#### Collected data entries

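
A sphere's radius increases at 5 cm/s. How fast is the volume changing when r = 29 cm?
16820π cm³/s

V = (4/3)πr³
dV/dt = dV/dr · dr/dt = 4πr² · 5
At r = 29: dV/dt = 16820π cm³/s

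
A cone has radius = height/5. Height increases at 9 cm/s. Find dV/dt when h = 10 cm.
36π cm³/s

V = (1/3)π(h/5)²h = πh³/75
dV/dt = πh²/25 · 9
At h = 10: dV/dt = 36π cm³/s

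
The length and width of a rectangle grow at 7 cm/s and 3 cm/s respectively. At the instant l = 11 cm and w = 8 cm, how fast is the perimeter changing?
20 cm/s

P = 2(l + w)
dP/dt = 2(dl/dt + dw/dt) = 2(7 + 3) = 20 cm/s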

#### WHAT TO PRODUCE
The reply should be a precise retyping of all the data.

#### RESPONSE AREA
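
A sphere's radius increases at 5 cm/s. How fast is the volume changing when r = 29 cm?
16820π cm³/s

V = (4/3)πr³
dV/dt = dV/dr · dr/dt = 4πr² · 5
At r = 29: dV/dt = 16820π cm³/s

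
A cone has radius = height/5. Height increases at 9 cm/s. Find dV/dt when h = 10 cm.
36π cm³/s

V = (1/3)π(h/5)²h = πh³/75
dV/dt = πh²/25 · 9
At h = 10: dV/dt = 36π cm³/s

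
The length and width of a rectangle grow at 7 cm/s and 3 cm/s respectively. At the instant l = 11 cm and w = 8 cm, how fast is the perimeter changing?
20 cm/s

P = 2(l + w)
dP/dt = 2(dl/dt + dw/dt) = 2(7 + 3) = 20 cm/s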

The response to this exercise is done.